§ Records supplied:
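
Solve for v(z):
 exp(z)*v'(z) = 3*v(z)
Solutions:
 v(z) = C1*exp(-3*exp(-z))


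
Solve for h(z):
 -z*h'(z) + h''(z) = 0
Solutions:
 h(z) = C1 + C2*erfi(sqrt(2)*z/2)


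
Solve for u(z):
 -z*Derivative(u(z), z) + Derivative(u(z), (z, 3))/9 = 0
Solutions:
 u(z) = C1 + Integral(C2*airyai(3^(2/3)*z) + C3*airybi(3^(2/3)*z), z)


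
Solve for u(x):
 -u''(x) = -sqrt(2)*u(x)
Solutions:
 u(x) = C1*exp(-2^(1/4)*x) + C2*exp(2^(1/4)*x)


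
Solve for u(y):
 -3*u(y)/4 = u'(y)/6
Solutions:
 u(y) = C1*exp(-9*y/2)


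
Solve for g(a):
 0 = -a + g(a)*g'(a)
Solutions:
 g(a) = -sqrt(C1 + a^2)
 g(a) = sqrt(C1 + a^2)


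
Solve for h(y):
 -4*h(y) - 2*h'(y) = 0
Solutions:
 h(y) = C1*exp(-2*y)


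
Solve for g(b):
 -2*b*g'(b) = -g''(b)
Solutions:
 g(b) = C1 + C2*erfi(b)


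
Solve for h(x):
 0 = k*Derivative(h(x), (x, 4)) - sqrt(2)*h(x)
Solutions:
 h(x) = C1*exp(-2^(1/8)*x*(1/k)^(1/4)) + C2*exp(2^(1/8)*x*(1/k)^(1/4)) + C3*exp(-2^(1/8)*I*x*(1/k)^(1/4)) + C4*exp(2^(1/8)*I*x*(1/k)^(1/4))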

§ Exercise: Look through the entries above and report each line where the string "Solve" occurs.

§ Written answer:
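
Solve for v(z):
Solve for h(z):
Solve for u(z):
Solve for u(x):
Solve for u(y):
Solve for g(a):
Solve for h(y):
Solve for g(b):
Solve for h(x):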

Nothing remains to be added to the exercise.